What to do: Respond with exact copies of the lines running from the line that contains "Two silicon diodes" to the end of the material.

+++++

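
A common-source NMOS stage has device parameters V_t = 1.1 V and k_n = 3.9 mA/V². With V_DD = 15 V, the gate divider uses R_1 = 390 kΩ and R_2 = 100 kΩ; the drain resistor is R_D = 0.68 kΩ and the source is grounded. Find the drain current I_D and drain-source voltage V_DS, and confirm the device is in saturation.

I_D ≈ 7.5 mA, V_DS ≈ 9.9 V

V_G = V_DD·R_2/(R_1+R_2) = 15×100/490 = 3.06 V. With the source grounded, V_GS = V_G = 3.06 V.
Assume saturation: I_D = (k_n/2)(V_GS − V_t)² = (3.9/2)×(3.06 − 1.1)² = 1.95×1.96² = 7.5 mA.
V_DS = V_DD − I_D·R_D = 15 − 7.5×0.68 = 9.9 V.
Saturation requires V_DS ≥ V_GS − V_t = 1.96 V; 9.9 ≥ 1.96 ✓.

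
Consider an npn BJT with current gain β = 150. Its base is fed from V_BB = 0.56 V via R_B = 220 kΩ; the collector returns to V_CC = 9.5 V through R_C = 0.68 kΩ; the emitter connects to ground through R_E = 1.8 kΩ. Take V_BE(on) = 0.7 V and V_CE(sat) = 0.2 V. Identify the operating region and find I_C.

V_BB = 0.56 V ≤ V_BE(on) = 0.7 V, so the base-emitter junction is not forward biased.
The transistor is in cutoff: I_B = I_C = 0.

cutoff; I_C ≈ 0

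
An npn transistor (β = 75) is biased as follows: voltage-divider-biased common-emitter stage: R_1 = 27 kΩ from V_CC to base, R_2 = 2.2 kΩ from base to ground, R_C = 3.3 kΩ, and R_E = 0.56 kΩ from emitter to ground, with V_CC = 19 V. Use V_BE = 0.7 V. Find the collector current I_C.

I_C ≈ 1.2 mA

Thevenize the base divider: V_Th = V_CC·R_2/(R_1+R_2) = 19×2.2/29.2 = 1.43 V, R_Th = R_1‖R_2 = 2.03 kΩ.
Base-emitter loop: V_Th = I_B·R_Th + V_BE + (β+1)I_B·R_E, so I_B = (1.43 − 0.7) / (2.03 + 76×0.56) = 0.0164 mA.
I_C = β·I_B = 75×0.0164 = 1.23 mA, and I_E = (β+1)I_B = 1.25 mA.
V_CE = V_CC − I_C·R_C − I_E·R_E = 19 − 1.23×3.3 − 1.25×0.56 = 14.2 V.
V_CE = 14.2 V > 0.2 V confirms active-region operation.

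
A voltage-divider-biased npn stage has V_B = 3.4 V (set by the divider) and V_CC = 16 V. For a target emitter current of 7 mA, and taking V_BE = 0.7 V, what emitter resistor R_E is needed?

V_E = V_B − V_BE = 3.4 − 0.7 = 2.7 V.
R_E = V_E / I_E = 2.7 / 7 = 0.386 kΩ.

R_E ≈ 0.39 kΩ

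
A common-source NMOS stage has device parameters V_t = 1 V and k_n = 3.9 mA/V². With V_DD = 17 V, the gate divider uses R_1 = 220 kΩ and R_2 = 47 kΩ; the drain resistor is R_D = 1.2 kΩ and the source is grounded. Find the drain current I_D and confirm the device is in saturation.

I_D ≈ 7.7 mA

V_G = V_DD·R_2/(R_1+R_2) = 17×47/267 = 2.99 V. With the source grounded, V_GS = V_G = 2.99 V.
Assume saturation: I_D = (k_n/2)(V_GS − V_t)² = (3.9/2)×(2.99 − 1)² = 1.95×1.99² = 7.74 mA.
V_DS = V_DD − I_D·R_D = 17 − 7.74×1.2 = 7.71 V.
Saturation requires V_DS ≥ V_GS − V_t = 1.99 V; 7.71 ≥ 1.99 ✓.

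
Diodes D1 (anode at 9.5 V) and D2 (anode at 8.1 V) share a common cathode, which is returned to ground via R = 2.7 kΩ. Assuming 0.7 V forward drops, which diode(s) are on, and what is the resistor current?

Assume both conduct. Then node N would need to be at both 9.5−0.7 = 8.8 V and 8.1−0.7 = 7.4 V, which is impossible.
Assume only D1 conducts: V_N = 9.5 − 0.7 = 8.8 V, so I_R = 8.8/2.7 = 3.26 mA.
Check D2: its anode-to-cathode voltage is 8.1 − 8.8 = -0.7 V < 0.7 V, so it is off. The assumption is consistent.

Only D1 conducts; I_R ≈ 3.3 mA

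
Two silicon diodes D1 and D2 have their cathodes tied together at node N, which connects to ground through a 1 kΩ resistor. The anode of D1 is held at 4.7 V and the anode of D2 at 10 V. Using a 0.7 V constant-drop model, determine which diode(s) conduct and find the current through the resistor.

Assume both conduct. Then node N would need to be at both 4.7−0.7 = 4 V and 10−0.7 = 9.3 V, which is impossible.
Assume only D2 conducts: V_N = 10 − 0.7 = 9.3 V, so I_R = 9.3/1 = 9.3 mA.
Check D1: its anode-to-cathode voltage is 4.7 − 9.3 = -4.6 V < 0.7 V, so it is off. The assumption is consistent.

Only D2 conducts; I_R ≈ 9.3 mA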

+++++

Solution for this task:
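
Two silicon diodes D1 and D2 have their cathodes tied together at node N, which connects to ground through a 1 kΩ resistor. The anode of D1 is held at 4.7 V and the anode of D2 at 10 V. Using a 0.7 V constant-drop model, determine which diode(s) conduct and find the current through the resistor.

Assume both conduct. Then node N would need to be at both 4.7−0.7 = 4 V and 10−0.7 = 9.3 V, which is impossible.
Assume only D2 conducts: V_N = 10 − 0.7 = 9.3 V, so I_R = 9.3/1 = 9.3 mA.
Check D1: its anode-to-cathode voltage is 4.7 − 9.3 = -4.6 V < 0.7 V, so it is off. The assumption is consistent.

Only D2 conducts; I_R ≈ 9.3 mA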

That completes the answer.